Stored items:
□ □ □ □ □

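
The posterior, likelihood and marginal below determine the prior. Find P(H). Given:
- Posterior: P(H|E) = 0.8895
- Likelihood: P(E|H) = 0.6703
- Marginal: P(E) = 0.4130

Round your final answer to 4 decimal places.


From Bayes' theorem: P(H|E) = P(E|H) × P(H) / P(E)

Rearranging for P(H):
P(H) = P(H|E) × P(E) / P(E|H)
     = 0.8895 × 0.4130 / 0.6703
     = 0.36736350 / 0.6703
     = 0.5481


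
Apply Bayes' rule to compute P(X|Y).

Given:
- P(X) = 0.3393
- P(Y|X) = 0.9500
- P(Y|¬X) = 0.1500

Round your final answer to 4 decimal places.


Bayes' theorem: P(X|Y) = P(Y|X) × P(X) / P(Y)

Step 1: Calculate P(Y) using law of total probability
P(Y) = P(Y|X)P(X) + P(Y|¬X)P(¬X)
     = 0.9500 × 0.3393 + 0.1500 × 0.6607
     = 0.32233500 + 0.09910500
     = 0.42144000

Step 2: Apply Bayes' theorem
P(X|Y) = P(Y|X) × P(X) / P(Y)
       = 0.32233500 / 0.42144000
       = 0.7648


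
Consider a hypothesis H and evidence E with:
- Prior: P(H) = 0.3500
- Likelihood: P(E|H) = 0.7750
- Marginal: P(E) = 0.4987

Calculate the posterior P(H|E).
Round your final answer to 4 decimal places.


Using Bayes' theorem:

P(H|E) = P(E|H) × P(H) / P(E)
       = 0.7750 × 0.3500 / 0.4987
       = 0.27125000 / 0.4987
       = 0.5439

The evidence strengthens our belief in H.
Prior: 0.3500 → Posterior: 0.5439


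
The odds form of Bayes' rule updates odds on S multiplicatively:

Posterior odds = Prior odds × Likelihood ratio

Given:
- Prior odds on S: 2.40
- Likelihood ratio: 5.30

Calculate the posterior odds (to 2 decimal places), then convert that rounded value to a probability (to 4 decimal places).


Step 1: Calculate posterior odds
Posterior odds = Prior odds × LR
               = 2.40 × 5.30
               = 12.72

Step 2: Convert to probability
P(S|E) = Posterior odds / (1 + Posterior odds)
       = 12.72 / (1 + 12.72)
       = 12.72 / 13.72
       = 0.9271

The evidence increased P(S) from 0.7059 to 0.9271.


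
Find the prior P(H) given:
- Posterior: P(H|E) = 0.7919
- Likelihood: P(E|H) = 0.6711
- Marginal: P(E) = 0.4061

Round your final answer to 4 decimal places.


From Bayes' theorem: P(H|E) = P(E|H) × P(H) / P(E)

Rearranging for P(H):
P(H) = P(H|E) × P(E) / P(E|H)
     = 0.7919 × 0.4061 / 0.6711
     = 0.32159059 / 0.6711
     = 0.4792


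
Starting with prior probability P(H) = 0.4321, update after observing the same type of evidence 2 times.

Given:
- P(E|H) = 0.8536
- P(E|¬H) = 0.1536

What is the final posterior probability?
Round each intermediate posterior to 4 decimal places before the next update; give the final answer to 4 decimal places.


Sequential Bayesian updating:

Initial prior: P(H) = 0.4321

Update 1:
  P(E) = 0.8536 × 0.4321 + 0.1536 × 0.5679 = 0.36884056 + 0.08722944 = 0.45607000
  P(H|E) = 0.36884056 / 0.45607000 = 0.8087

Update 2:
  P(E) = 0.8536 × 0.8087 + 0.1536 × 0.1913 = 0.69030632 + 0.02938368 = 0.71969000
  P(H|E) = 0.69030632 / 0.71969000 = 0.9592

Final posterior: 0.9592


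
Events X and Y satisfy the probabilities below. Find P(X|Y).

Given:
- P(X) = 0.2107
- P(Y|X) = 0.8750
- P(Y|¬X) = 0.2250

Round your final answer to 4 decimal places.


Bayes' theorem: P(X|Y) = P(Y|X) × P(X) / P(Y)

Step 1: Calculate P(Y) using law of total probability
P(Y) = P(Y|X)P(X) + P(Y|¬X)P(¬X)
     = 0.8750 × 0.2107 + 0.2250 × 0.7893
     = 0.18436250 + 0.17759250
     = 0.36195500

Step 2: Apply Bayes' theorem
P(X|Y) = P(Y|X) × P(X) / P(Y)
       = 0.18436250 / 0.36195500
       = 0.5094


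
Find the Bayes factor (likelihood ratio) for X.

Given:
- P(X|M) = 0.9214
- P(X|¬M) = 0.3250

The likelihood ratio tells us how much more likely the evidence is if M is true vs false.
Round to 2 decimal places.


Likelihood Ratio (LR) = P(X|M) / P(X|¬M)

LR = 0.9214 / 0.3250
   = 2.84

The evidence is 2.84 times more likely if M is true than if M is false.
Because LR exceeds 1, X is evidence for M.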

□ □ □ □ □

Your instructions:
A complete and exact repetition of the entries is required.

Exercise output:
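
The posterior, likelihood and marginal below determine the prior. Find P(H). Given:
- Posterior: P(H|E) = 0.8895
- Likelihood: P(E|H) = 0.6703
- Marginal: P(E) = 0.4130

Round your final answer to 4 decimal places.


From Bayes' theorem: P(H|E) = P(E|H) × P(H) / P(E)

Rearranging for P(H):
P(H) = P(H|E) × P(E) / P(E|H)
     = 0.8895 × 0.4130 / 0.6703
     = 0.36736350 / 0.6703
     = 0.5481


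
Apply Bayes' rule to compute P(X|Y).

Given:
- P(X) = 0.3393
- P(Y|X) = 0.9500
- P(Y|¬X) = 0.1500

Round your final answer to 4 decimal places.


Bayes' theorem: P(X|Y) = P(Y|X) × P(X) / P(Y)

Step 1: Calculate P(Y) using law of total probability
P(Y) = P(Y|X)P(X) + P(Y|¬X)P(¬X)
     = 0.9500 × 0.3393 + 0.1500 × 0.6607
     = 0.32233500 + 0.09910500
     = 0.42144000

Step 2: Apply Bayes' theorem
P(X|Y) = P(Y|X) × P(X) / P(Y)
       = 0.32233500 / 0.42144000
       = 0.7648


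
Consider a hypothesis H and evidence E with:
- Prior: P(H) = 0.3500
- Likelihood: P(E|H) = 0.7750
- Marginal: P(E) = 0.4987

Calculate the posterior P(H|E).
Round your final answer to 4 decimal places.


Using Bayes' theorem:

P(H|E) = P(E|H) × P(H) / P(E)
       = 0.7750 × 0.3500 / 0.4987
       = 0.27125000 / 0.4987
       = 0.5439

The evidence strengthens our belief in H.
Prior: 0.3500 → Posterior: 0.5439


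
The odds form of Bayes' rule updates odds on S multiplicatively:

Posterior odds = Prior odds × Likelihood ratio

Given:
- Prior odds on S: 2.40
- Likelihood ratio: 5.30

Calculate the posterior odds (to 2 decimal places), then convert that rounded value to a probability (to 4 decimal places).


Step 1: Calculate posterior odds
Posterior odds = Prior odds × LR
               = 2.40 × 5.30
               = 12.72

Step 2: Convert to probability
P(S|E) = Posterior odds / (1 + Posterior odds)
       = 12.72 / (1 + 12.72)
       = 12.72 / 13.72
       = 0.9271

The evidence increased P(S) from 0.7059 to 0.9271.


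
Find the prior P(H) given:
- Posterior: P(H|E) = 0.7919
- Likelihood: P(E|H) = 0.6711
- Marginal: P(E) = 0.4061

Round your final answer to 4 decimal places.


From Bayes' theorem: P(H|E) = P(E|H) × P(H) / P(E)

Rearranging for P(H):
P(H) = P(H|E) × P(E) / P(E|H)
     = 0.7919 × 0.4061 / 0.6711
     = 0.32159059 / 0.6711
     = 0.4792


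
Starting with prior probability P(H) = 0.4321, update after observing the same type of evidence 2 times.

Given:
- P(E|H) = 0.8536
- P(E|¬H) = 0.1536

What is the final posterior probability?
Round each intermediate posterior to 4 decimal places before the next update; give the final answer to 4 decimal places.


Sequential Bayesian updating:

Initial prior: P(H) = 0.4321

Update 1:
  P(E) = 0.8536 × 0.4321 + 0.1536 × 0.5679 = 0.36884056 + 0.08722944 = 0.45607000
  P(H|E) = 0.36884056 / 0.45607000 = 0.8087

Update 2:
  P(E) = 0.8536 × 0.8087 + 0.1536 × 0.1913 = 0.69030632 + 0.02938368 = 0.71969000
  P(H|E) = 0.69030632 / 0.71969000 = 0.9592

Final posterior: 0.9592


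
Events X and Y satisfy the probabilities below. Find P(X|Y).

Given:
- P(X) = 0.2107
- P(Y|X) = 0.8750
- P(Y|¬X) = 0.2250

Round your final answer to 4 decimal places.


Bayes' theorem: P(X|Y) = P(Y|X) × P(X) / P(Y)

Step 1: Calculate P(Y) using law of total probability
P(Y) = P(Y|X)P(X) + P(Y|¬X)P(¬X)
     = 0.8750 × 0.2107 + 0.2250 × 0.7893
     = 0.18436250 + 0.17759250
     = 0.36195500

Step 2: Apply Bayes' theorem
P(X|Y) = P(Y|X) × P(X) / P(Y)
       = 0.18436250 / 0.36195500
       = 0.5094


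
Find the Bayes factor (likelihood ratio) for X.

Given:
- P(X|M) = 0.9214
- P(X|¬M) = 0.3250

The likelihood ratio tells us how much more likely the evidence is if M is true vs false.
Round to 2 decimal places.


Likelihood Ratio (LR) = P(X|M) / P(X|¬M)

LR = 0.9214 / 0.3250
   = 2.84

The evidence is 2.84 times more likely if M is true than if M is false.
Because LR exceeds 1, X is evidence for M.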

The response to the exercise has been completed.